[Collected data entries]
===

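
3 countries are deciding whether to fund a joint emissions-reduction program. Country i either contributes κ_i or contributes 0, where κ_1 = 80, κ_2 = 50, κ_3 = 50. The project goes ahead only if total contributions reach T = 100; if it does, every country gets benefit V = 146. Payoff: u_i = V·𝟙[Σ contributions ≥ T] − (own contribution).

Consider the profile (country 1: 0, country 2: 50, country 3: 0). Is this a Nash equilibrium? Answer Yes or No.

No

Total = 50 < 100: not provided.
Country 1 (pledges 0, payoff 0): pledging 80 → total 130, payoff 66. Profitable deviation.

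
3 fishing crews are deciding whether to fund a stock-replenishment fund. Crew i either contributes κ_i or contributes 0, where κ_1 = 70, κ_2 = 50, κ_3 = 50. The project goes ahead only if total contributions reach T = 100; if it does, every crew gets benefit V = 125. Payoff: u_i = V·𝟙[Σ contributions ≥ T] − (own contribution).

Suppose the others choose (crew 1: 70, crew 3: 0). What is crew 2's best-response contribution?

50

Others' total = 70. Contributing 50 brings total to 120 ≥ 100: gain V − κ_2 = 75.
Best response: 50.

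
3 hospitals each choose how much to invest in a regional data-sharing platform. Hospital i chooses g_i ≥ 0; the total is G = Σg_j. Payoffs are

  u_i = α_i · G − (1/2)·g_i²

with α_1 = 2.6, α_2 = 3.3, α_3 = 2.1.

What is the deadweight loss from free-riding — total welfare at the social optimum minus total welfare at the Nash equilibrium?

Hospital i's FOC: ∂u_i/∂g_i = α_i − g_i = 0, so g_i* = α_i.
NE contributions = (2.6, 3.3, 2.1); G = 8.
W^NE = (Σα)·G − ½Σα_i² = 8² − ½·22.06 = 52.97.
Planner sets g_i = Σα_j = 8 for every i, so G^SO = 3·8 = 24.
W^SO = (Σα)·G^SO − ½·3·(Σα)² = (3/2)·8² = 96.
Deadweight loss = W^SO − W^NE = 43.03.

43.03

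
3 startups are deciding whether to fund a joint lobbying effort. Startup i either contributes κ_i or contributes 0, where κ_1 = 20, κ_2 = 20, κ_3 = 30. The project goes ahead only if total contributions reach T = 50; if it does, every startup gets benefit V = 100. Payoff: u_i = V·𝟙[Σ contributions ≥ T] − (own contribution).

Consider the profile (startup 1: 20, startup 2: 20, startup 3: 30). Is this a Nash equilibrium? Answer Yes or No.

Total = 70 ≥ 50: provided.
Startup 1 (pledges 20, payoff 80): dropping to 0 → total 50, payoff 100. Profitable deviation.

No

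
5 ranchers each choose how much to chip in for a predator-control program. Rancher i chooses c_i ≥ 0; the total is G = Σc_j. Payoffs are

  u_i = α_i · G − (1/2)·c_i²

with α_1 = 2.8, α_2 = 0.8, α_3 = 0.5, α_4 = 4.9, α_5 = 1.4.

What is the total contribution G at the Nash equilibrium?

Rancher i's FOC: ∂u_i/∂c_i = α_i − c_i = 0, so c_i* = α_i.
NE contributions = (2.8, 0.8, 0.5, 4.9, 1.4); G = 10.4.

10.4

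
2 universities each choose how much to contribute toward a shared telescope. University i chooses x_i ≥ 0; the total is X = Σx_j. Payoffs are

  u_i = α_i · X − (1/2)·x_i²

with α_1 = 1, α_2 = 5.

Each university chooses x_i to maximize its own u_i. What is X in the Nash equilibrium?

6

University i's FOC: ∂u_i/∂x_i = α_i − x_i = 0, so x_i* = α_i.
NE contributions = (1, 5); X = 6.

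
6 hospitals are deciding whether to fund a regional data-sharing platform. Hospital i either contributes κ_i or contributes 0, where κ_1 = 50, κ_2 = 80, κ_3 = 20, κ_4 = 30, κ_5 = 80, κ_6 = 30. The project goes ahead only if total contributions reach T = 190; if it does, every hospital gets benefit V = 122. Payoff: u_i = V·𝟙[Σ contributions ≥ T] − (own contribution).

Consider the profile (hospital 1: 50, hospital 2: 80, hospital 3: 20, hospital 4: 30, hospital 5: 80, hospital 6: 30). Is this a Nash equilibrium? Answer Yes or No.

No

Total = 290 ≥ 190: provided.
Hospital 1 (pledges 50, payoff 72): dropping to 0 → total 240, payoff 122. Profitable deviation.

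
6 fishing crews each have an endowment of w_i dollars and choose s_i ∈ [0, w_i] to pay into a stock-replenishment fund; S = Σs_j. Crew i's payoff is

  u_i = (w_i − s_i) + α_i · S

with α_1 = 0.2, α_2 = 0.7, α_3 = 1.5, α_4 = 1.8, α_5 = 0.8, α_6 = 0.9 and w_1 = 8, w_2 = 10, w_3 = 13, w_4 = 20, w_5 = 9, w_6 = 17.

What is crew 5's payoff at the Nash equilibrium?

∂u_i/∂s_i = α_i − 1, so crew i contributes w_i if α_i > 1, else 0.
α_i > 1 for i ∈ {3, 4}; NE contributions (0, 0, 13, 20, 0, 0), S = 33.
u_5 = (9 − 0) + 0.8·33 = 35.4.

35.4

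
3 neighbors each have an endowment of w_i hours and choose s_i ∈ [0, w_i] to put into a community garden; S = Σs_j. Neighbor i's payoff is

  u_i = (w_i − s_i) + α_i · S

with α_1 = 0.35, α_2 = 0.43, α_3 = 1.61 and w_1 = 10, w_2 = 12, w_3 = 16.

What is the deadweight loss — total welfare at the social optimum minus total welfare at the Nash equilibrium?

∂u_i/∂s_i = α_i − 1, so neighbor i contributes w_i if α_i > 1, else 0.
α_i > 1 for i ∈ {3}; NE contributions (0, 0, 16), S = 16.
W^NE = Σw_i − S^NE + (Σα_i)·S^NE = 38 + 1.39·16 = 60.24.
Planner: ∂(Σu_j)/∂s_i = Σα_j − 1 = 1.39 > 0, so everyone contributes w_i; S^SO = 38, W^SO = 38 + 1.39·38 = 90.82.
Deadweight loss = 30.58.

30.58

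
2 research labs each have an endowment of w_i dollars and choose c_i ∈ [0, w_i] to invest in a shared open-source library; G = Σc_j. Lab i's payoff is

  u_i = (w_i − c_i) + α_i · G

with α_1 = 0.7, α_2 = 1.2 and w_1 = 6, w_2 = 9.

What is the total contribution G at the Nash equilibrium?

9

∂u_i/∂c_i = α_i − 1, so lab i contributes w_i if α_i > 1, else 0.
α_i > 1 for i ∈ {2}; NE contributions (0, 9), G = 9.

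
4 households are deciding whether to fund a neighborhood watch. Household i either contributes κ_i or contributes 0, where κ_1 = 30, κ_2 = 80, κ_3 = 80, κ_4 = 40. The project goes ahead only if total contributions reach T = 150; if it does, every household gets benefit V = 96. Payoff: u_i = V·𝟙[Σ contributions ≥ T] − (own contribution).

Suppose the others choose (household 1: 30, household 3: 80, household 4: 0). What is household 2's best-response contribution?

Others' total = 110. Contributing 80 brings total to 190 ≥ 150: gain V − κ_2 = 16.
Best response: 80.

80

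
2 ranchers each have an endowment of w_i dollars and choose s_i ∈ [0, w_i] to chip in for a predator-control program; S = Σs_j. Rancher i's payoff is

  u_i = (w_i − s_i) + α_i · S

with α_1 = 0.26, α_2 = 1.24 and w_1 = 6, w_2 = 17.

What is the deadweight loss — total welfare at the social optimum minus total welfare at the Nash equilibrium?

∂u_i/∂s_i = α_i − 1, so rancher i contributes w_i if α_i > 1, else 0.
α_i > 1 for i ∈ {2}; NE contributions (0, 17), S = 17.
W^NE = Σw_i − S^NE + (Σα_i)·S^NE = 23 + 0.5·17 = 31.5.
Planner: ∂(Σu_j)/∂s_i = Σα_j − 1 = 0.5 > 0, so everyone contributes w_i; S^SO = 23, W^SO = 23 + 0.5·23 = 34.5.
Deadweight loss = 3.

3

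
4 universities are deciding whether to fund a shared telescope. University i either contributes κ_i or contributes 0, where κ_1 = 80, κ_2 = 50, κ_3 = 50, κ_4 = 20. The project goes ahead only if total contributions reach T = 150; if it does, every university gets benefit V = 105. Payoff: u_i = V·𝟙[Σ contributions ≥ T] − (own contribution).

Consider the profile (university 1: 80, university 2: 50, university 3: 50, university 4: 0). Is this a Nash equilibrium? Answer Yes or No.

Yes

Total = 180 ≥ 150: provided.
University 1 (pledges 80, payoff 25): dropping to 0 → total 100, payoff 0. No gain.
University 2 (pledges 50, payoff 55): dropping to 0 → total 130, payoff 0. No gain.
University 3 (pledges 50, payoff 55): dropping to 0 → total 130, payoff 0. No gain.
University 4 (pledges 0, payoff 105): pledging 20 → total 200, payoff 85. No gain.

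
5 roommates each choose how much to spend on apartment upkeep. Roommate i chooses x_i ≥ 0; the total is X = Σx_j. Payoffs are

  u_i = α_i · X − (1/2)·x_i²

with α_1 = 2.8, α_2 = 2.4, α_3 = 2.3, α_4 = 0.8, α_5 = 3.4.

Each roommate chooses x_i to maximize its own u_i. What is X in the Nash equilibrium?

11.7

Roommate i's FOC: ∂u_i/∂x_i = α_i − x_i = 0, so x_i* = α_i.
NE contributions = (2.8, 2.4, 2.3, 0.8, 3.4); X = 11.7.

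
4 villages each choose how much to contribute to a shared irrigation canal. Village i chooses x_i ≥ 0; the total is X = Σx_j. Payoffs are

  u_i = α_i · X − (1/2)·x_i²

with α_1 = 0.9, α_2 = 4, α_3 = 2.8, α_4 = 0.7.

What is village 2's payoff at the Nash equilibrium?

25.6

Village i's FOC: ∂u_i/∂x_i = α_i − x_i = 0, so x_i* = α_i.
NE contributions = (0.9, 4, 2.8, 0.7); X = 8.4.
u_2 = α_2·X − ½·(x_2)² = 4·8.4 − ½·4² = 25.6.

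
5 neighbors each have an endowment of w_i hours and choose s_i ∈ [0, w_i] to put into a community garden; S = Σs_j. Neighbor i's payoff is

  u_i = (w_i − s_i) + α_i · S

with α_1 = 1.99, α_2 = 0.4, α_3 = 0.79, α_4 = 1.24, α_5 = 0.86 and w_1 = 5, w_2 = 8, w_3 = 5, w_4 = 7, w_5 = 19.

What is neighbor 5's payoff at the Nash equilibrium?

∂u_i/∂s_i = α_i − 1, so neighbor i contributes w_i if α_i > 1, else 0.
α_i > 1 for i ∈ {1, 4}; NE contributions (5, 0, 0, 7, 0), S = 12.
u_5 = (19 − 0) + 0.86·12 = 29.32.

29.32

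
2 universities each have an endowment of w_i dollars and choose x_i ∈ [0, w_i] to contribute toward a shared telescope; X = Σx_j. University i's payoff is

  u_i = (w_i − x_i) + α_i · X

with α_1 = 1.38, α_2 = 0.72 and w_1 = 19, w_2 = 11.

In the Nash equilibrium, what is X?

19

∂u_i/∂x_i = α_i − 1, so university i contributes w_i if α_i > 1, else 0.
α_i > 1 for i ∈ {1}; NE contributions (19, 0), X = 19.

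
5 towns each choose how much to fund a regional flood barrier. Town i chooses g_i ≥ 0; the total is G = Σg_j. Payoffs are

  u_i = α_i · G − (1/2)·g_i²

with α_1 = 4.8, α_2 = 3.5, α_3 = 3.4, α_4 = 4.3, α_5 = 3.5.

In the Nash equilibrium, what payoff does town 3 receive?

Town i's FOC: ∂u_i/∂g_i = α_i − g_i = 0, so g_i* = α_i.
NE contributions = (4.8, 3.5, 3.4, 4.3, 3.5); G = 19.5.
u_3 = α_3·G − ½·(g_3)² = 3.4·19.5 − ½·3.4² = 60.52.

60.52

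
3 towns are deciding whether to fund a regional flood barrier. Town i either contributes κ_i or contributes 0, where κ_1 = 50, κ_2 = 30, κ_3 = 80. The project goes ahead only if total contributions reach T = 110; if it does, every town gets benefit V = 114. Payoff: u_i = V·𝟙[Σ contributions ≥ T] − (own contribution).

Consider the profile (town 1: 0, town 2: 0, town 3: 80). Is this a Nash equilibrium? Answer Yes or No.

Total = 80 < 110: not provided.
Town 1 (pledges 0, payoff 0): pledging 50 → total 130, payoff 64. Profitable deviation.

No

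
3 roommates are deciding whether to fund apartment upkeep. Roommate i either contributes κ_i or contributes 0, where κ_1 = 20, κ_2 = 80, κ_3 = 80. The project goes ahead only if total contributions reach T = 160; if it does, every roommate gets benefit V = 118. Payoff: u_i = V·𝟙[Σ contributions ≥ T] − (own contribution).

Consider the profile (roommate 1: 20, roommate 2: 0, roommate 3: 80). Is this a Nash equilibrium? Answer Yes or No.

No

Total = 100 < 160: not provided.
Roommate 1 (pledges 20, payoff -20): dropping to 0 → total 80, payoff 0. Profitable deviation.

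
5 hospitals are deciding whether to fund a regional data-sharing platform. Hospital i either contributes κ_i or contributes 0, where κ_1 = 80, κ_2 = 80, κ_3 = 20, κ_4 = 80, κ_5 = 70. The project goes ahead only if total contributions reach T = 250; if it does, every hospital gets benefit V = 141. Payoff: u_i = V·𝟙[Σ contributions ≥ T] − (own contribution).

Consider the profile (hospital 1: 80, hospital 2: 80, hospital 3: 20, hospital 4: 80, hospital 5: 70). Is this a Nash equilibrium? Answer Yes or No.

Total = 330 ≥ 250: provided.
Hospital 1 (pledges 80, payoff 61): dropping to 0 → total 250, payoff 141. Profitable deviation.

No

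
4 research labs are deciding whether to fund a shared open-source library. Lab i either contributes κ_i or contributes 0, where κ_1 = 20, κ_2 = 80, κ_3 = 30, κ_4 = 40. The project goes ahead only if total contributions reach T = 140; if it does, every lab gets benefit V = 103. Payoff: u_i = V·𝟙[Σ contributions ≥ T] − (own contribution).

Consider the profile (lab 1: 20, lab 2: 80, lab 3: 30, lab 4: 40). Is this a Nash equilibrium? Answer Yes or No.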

===

→ **Exercise description**
Word for word, restate the lines of the data above that fall between the line holding "Suppose the others choose (crew" and the line holding "with α_1 = 2.6, α_2 = 3.3, α_3 = 2.1.", inclusive, and no other lines.

→ **Solution for this task**
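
Suppose the others choose (crew 1: 70, crew 3: 0). What is crew 2's best-response contribution?

50

Others' total = 70. Contributing 50 brings total to 120 ≥ 100: gain V − κ_2 = 75.
Best response: 50.

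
3 hospitals each choose how much to invest in a regional data-sharing platform. Hospital i chooses g_i ≥ 0; the total is G = Σg_j. Payoffs are

  u_i = α_i · G − (1/2)·g_i²

with α_1 = 2.6, α_2 = 3.3, α_3 = 2.1.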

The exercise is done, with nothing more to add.